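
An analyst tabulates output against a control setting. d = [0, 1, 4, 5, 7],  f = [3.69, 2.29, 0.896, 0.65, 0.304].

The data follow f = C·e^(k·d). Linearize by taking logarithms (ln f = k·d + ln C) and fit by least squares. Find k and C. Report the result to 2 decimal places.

Let Y = ln f. Fitting Y = k·d + ln C by least squares:
Sums: Σd = 17.0000, Σ(d)² = 91.0000, Σln f = 0.4029, Σd·ln f = -10.0997.
Normal system: [[91.0000, 17.0000]; [17.0000, 5]]·[k, ln C]ᵀ = [-10.0997, 0.4029]ᵀ.
Solving (det = 166.0000): k = -0.34546, ln C = 1.25515, so C = exp(1.25515) = 3.50836.

k = -0.35, C = 3.51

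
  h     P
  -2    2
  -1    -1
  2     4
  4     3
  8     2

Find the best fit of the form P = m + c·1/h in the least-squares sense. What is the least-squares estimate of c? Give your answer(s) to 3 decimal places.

c = 2.833

Compute the Gram sums: Σ1 = 5, Σ1/h = -5/8, Σ1/h·1/h = 101/64.
For AᵀP: ΣP = 10, Σ1/h·P = 3.
Eliminating c: (101/64)·(row 1) − (-5/8)·(row 2) gives (15/2)·m = (101/64)·10 − (-5/8)·3 = 565/32, so m = 113/48.
Then c = (3 − (-5/8)·(113/48))/(101/64) = 17/6.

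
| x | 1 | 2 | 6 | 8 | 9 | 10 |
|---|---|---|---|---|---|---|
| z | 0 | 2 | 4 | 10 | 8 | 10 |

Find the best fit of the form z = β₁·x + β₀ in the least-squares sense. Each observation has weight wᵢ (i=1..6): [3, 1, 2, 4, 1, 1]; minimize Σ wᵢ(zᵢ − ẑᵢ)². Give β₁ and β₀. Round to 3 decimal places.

MᵀWM·[β₁, β₀]ᵀ = MᵀWz reads: 516·β₁ + 68·β₀ = 544;  68·β₁ + 12·β₀ = 68.
(Σwᵢ·x·x = 516, Σwᵢ·x = 68, Σwᵢ·1 = 12, Σwᵢ·x·z = 544, Σwᵢ·z = 68.)
Δ = 516·12 − 68² = 1568.
β₁ = (544·12 − 68·68)/1568 = 17/14; β₀ = (516·68 − 68·544)/1568 = -17/14.

β₁ = 1.214, β₀ = -1.214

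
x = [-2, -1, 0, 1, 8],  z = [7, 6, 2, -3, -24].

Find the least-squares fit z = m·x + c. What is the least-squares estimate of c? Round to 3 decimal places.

With design matrix A, AᵀA = [[70, 6]; [6, 5]] and Aᵀz = [-215, -12]ᵀ.
Δ = 70·5 − 6² = 314.
m = ((-215)·5 − 6·(-12))/314 = -1003/314; c = (70·(-12) − 6·(-215))/314 = 225/157.

c = 1.433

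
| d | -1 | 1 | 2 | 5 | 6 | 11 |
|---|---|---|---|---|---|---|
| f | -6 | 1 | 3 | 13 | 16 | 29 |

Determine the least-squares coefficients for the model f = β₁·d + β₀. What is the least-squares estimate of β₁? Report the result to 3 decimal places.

β₁ = 2.924

AᵀA·[β₁, β₀]ᵀ = Aᵀf reads: 188·β₁ + 24·β₀ = 493;  24·β₁ + 6·β₀ = 56.
det = 188·6 − 24² = 552.
β₁ = (493·6 − 24·56)/552 = 269/92; β₀ = (188·56 − 24·493)/552 = -163/69.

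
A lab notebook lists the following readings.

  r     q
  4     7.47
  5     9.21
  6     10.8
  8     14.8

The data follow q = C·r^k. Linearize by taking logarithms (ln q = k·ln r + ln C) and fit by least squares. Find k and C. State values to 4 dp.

Taking logs, ln q = k·ln r + ln C, so regress ln q on ln r.
AᵀA = [[12.0466, 6.8669]; [6.8669, 4]], rhs = [16.2280, 9.3054]ᵀ  (here Σln r = 6.8669, Σ(ln r)² = 12.0466, Σln q = 9.3054, Σln r·ln q = 16.2280).
Slope k = (n·Σln r·ln q − Σln r·Σln q)/(n·Σ(ln r)² − (Σln r)²) = (4·16.2280 − 6.8669·9.3054)/1.0316 = 0.98177; ln C = (Σln q − k·Σln r)/n = 0.64091, so C = exp(0.64091) = 1.89820.

k = 0.9818, C = 1.8982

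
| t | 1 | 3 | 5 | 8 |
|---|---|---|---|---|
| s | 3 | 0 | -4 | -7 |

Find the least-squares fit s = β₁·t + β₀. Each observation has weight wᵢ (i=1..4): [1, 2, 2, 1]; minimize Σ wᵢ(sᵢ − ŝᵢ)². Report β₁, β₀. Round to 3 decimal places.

β₁ = -1.491, β₀ = 4.214

From the data, Σwᵢ·t·t = 133, Σwᵢ·t = 25, Σwᵢ·1 = 6.
Moment sums: Σwᵢ·t·s = -93, Σwᵢ·s = -12.
XᵀWX·[β₁, β₀]ᵀ = XᵀWs becomes [[133, 25]; [25, 6]]·[β₁, β₀]ᵀ = [-93, -12]ᵀ.
Determinant 133·6 − 25² = 173.
β₁ = ((-93)·6 − 25·(-12))/173 = -258/173; β₀ = (133·(-12) − 25·(-93))/173 = 729/173.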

------------------------------------------------------------------------

**About this exercise**:
Word for word and line for line, give the material again.

**Solution to the problem**:
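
An analyst tabulates output against a control setting. d = [0, 1, 4, 5, 7],  f = [3.69, 2.29, 0.896, 0.65, 0.304].

The data follow f = C·e^(k·d). Linearize by taking logarithms (ln f = k·d + ln C) and fit by least squares. Find k and C. Report the result to 2 decimal places.

Let Y = ln f. Fitting Y = k·d + ln C by least squares:
Sums: Σd = 17.0000, Σ(d)² = 91.0000, Σln f = 0.4029, Σd·ln f = -10.0997.
Normal system: [[91.0000, 17.0000]; [17.0000, 5]]·[k, ln C]ᵀ = [-10.0997, 0.4029]ᵀ.
Solving (det = 166.0000): k = -0.34546, ln C = 1.25515, so C = exp(1.25515) = 3.50836.

k = -0.35, C = 3.51

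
  h     P
  -2    2
  -1    -1
  2     4
  4     3
  8     2

Find the best fit of the form P = m + c·1/h in the least-squares sense. What is the least-squares estimate of c? Give your answer(s) to 3 decimal places.

c = 2.833

Compute the Gram sums: Σ1 = 5, Σ1/h = -5/8, Σ1/h·1/h = 101/64.
For AᵀP: ΣP = 10, Σ1/h·P = 3.
Eliminating c: (101/64)·(row 1) − (-5/8)·(row 2) gives (15/2)·m = (101/64)·10 − (-5/8)·3 = 565/32, so m = 113/48.
Then c = (3 − (-5/8)·(113/48))/(101/64) = 17/6.

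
| x | 1 | 2 | 6 | 8 | 9 | 10 |
|---|---|---|---|---|---|---|
| z | 0 | 2 | 4 | 10 | 8 | 10 |

Find the best fit of the form z = β₁·x + β₀ in the least-squares sense. Each observation has weight wᵢ (i=1..6): [3, 1, 2, 4, 1, 1]; minimize Σ wᵢ(zᵢ − ẑᵢ)². Give β₁ and β₀. Round to 3 decimal places.

MᵀWM·[β₁, β₀]ᵀ = MᵀWz reads: 516·β₁ + 68·β₀ = 544;  68·β₁ + 12·β₀ = 68.
(Σwᵢ·x·x = 516, Σwᵢ·x = 68, Σwᵢ·1 = 12, Σwᵢ·x·z = 544, Σwᵢ·z = 68.)
Δ = 516·12 − 68² = 1568.
β₁ = (544·12 − 68·68)/1568 = 17/14; β₀ = (516·68 − 68·544)/1568 = -17/14.

β₁ = 1.214, β₀ = -1.214

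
x = [-2, -1, 0, 1, 8],  z = [7, 6, 2, -3, -24].

Find the least-squares fit z = m·x + c. What is the least-squares estimate of c? Round to 3 decimal places.

With design matrix A, AᵀA = [[70, 6]; [6, 5]] and Aᵀz = [-215, -12]ᵀ.
Δ = 70·5 − 6² = 314.
m = ((-215)·5 − 6·(-12))/314 = -1003/314; c = (70·(-12) − 6·(-215))/314 = 225/157.

c = 1.433

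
| d | -1 | 1 | 2 | 5 | 6 | 11 |
|---|---|---|---|---|---|---|
| f | -6 | 1 | 3 | 13 | 16 | 29 |

Determine the least-squares coefficients for the model f = β₁·d + β₀. What is the least-squares estimate of β₁? Report the result to 3 decimal places.

β₁ = 2.924

AᵀA·[β₁, β₀]ᵀ = Aᵀf reads: 188·β₁ + 24·β₀ = 493;  24·β₁ + 6·β₀ = 56.
det = 188·6 − 24² = 552.
β₁ = (493·6 − 24·56)/552 = 269/92; β₀ = (188·56 − 24·493)/552 = -163/69.

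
A lab notebook lists the following readings.

  r     q
  4     7.47
  5     9.21
  6     10.8
  8     14.8

The data follow q = C·r^k. Linearize by taking logarithms (ln q = k·ln r + ln C) and fit by least squares. Find k and C. State values to 4 dp.

Taking logs, ln q = k·ln r + ln C, so regress ln q on ln r.
AᵀA = [[12.0466, 6.8669]; [6.8669, 4]], rhs = [16.2280, 9.3054]ᵀ  (here Σln r = 6.8669, Σ(ln r)² = 12.0466, Σln q = 9.3054, Σln r·ln q = 16.2280).
Slope k = (n·Σln r·ln q − Σln r·Σln q)/(n·Σ(ln r)² − (Σln r)²) = (4·16.2280 − 6.8669·9.3054)/1.0316 = 0.98177; ln C = (Σln q − k·Σln r)/n = 0.64091, so C = exp(0.64091) = 1.89820.

k = 0.9818, C = 1.8982

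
| t | 1 | 3 | 5 | 8 |
|---|---|---|---|---|
| s | 3 | 0 | -4 | -7 |

Find the least-squares fit s = β₁·t + β₀. Each observation has weight wᵢ (i=1..4): [1, 2, 2, 1]; minimize Σ wᵢ(sᵢ − ŝᵢ)². Report β₁, β₀. Round to 3 decimal places.

β₁ = -1.491, β₀ = 4.214

From the data, Σwᵢ·t·t = 133, Σwᵢ·t = 25, Σwᵢ·1 = 6.
Moment sums: Σwᵢ·t·s = -93, Σwᵢ·s = -12.
XᵀWX·[β₁, β₀]ᵀ = XᵀWs becomes [[133, 25]; [25, 6]]·[β₁, β₀]ᵀ = [-93, -12]ᵀ.
Determinant 133·6 − 25² = 173.
β₁ = ((-93)·6 − 25·(-12))/173 = -258/173; β₀ = (133·(-12) − 25·(-93))/173 = 729/173.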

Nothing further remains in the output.